WHAT YOU ARE ASKED TO DO -
Precisely the lines from the one with "A minibus is cruising" through the end of the data, both included, must make up the response, each restated word for word.

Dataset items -
--- START ---
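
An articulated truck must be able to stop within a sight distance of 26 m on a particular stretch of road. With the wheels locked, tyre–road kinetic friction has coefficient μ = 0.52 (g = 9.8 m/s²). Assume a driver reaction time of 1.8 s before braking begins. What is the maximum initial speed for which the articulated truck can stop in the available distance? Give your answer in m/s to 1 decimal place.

Maximum speed ≈ 9.5 m/s

a = μg = 0.52 × 9.8 = 5.096 m/s².
Stopping distance: v·t_r + v²/(2a) = 26 with t_r = 1.8 s and a = 5.096 m/s².
So v² + 18.346 v − 264.99 = 0.
Positive root: v = −a·t_r + √((a·t_r)² + 2a·d) = −9.173 + √(84.144 + 264.99) = 9.5121 m/s.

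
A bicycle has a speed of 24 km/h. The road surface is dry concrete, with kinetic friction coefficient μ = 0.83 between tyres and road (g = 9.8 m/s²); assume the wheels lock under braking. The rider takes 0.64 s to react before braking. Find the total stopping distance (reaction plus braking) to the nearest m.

24 km/h ÷ 3.6 = 6.6667 m/s.
a = μg = 0.83 × 9.8 = 8.134 m/s².
Reaction distance = v·t_r = 6.6667 × 0.64 = 4.267 m.
Braking distance = v²/(2a) = 6.6667² / (2 × 8.134) = 44.445 / 16.268 = 2.732 m.
Total = 4.267 + 2.732 = 6.999 m.

Total stopping distance ≈ 7 m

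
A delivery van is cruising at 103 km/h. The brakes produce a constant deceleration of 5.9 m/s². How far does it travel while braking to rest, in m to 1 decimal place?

103 km/h ÷ 3.6 = 28.6111 m/s.
Braking distance = v²/(2a) = 28.6111² / (2 × 5.900) = 818.595 / 11.800 = 69.372 m.

Braking distance ≈ 69.4 m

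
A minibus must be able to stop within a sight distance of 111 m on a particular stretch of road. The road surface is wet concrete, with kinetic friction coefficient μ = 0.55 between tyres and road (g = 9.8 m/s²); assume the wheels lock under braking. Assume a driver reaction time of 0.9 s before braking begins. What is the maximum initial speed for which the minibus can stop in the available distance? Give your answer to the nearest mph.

a = μg = 0.55 × 9.8 = 5.390 m/s².
Stopping distance: v·t_r + v²/(2a) = 111 with t_r = 0.9 s and a = 5.390 m/s².
So v² + 9.702 v − 1196.58 = 0.
Positive root: v = −a·t_r + √((a·t_r)² + 2a·d) = −4.851 + √(23.532 + 1196.58) = 30.0791 m/s.
30.0791 m/s ÷ 0.44704 = 67.285 mph.

Maximum speed ≈ 67 mph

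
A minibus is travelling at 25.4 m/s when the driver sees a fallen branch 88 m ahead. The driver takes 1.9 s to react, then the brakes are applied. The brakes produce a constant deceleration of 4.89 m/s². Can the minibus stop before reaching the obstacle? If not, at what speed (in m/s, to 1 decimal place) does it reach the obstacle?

No — it strikes the obstacle at 16.0 m/s

Reaction distance = 25.4000 × 1.9 = 48.260 m.
Braking distance needed to stop: v²/(2a) = 645.160 / 9.780 = 65.967 m, so total needed = 48.260 + 65.967 = 114.227 m > 88 m — it cannot stop.
Distance remaining when braking begins: 88 − 48.260 = 39.740 m.
v² = v₀² − 2a·d = 645.160 − 2 × 4.890 × 39.740 = 256.503 m²/s².
v = √256.503 = 16.016 m/s.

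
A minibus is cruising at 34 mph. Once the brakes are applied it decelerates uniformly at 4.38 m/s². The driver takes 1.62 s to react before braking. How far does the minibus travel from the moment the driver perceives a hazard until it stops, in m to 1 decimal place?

34 mph × 0.44704 = 15.1994 m/s.
Reaction distance = v·t_r = 15.1994 × 1.62 = 24.623 m.
Braking distance = v²/(2a) = 15.1994² / (2 × 4.380) = 231.022 / 8.760 = 26.372 m.
Total = 24.623 + 26.372 = 50.995 m.

Total stopping distance ≈ 51.0 m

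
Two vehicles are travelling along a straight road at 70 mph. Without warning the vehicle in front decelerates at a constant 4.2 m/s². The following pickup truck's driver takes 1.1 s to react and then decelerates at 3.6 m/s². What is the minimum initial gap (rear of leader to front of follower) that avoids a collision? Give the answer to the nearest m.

Minimum gap ≈ 54 m

70 mph × 0.44704 = 31.2928 m/s.
Leader travels v²/(2a_L) = 979.239 / 8.400 = 116.576 m before stopping.
Follower covers v·t_r = 31.2928 × 1.1 = 34.422 m while reacting, then v²/(2a_F) = 979.239 / 7.200 = 136.005 m while braking, for a total of 34.422 + 136.005 = 170.427 m.
Since a_F ≤ a_L and the follower starts braking later, the follower is never slower than the leader, so the closest approach is when both have stopped.
Minimum gap = 170.427 − 116.576 = 53.851 m.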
--- END ---
RESPONSE BELOW -
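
A minibus is cruising at 34 mph. Once the brakes are applied it decelerates uniformly at 4.38 m/s². The driver takes 1.62 s to react before braking. How far does the minibus travel from the moment the driver perceives a hazard until it stops, in m to 1 decimal place?

34 mph × 0.44704 = 15.1994 m/s.
Reaction distance = v·t_r = 15.1994 × 1.62 = 24.623 m.
Braking distance = v²/(2a) = 15.1994² / (2 × 4.380) = 231.022 / 8.760 = 26.372 m.
Total = 24.623 + 26.372 = 50.995 m.

Total stopping distance ≈ 51.0 m

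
Two vehicles are travelling along a straight road at 70 mph. Without warning the vehicle in front decelerates at a constant 4.2 m/s². The following pickup truck's driver takes 1.1 s to react and then decelerates at 3.6 m/s². What is the minimum initial gap (rear of leader to front of follower) that avoids a collision? Give the answer to the nearest m.

Minimum gap ≈ 54 m

70 mph × 0.44704 = 31.2928 m/s.
Leader travels v²/(2a_L) = 979.239 / 8.400 = 116.576 m before stopping.
Follower covers v·t_r = 31.2928 × 1.1 = 34.422 m while reacting, then v²/(2a_F) = 979.239 / 7.200 = 136.005 m while braking, for a total of 34.422 + 136.005 = 170.427 m.
Since a_F ≤ a_L and the follower starts braking later, the follower is never slower than the leader, so the closest approach is when both have stopped.
Minimum gap = 170.427 − 116.576 = 53.851 m.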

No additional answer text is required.